Stored items:
+++

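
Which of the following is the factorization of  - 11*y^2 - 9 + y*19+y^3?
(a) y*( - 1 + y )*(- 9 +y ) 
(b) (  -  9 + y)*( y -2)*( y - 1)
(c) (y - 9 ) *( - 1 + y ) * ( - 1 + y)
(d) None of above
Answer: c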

+++

INSTRUCTIONS FOR THE TASK:
Repeat every entry word for word.

TASK ANSWER:
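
Which of the following is the factorization of  - 11*y^2 - 9 + y*19+y^3?
(a) y*( - 1 + y )*(- 9 +y ) 
(b) (  -  9 + y)*( y -2)*( y - 1)
(c) (y - 9 ) *( - 1 + y ) * ( - 1 + y)
(d) None of above
Answer: c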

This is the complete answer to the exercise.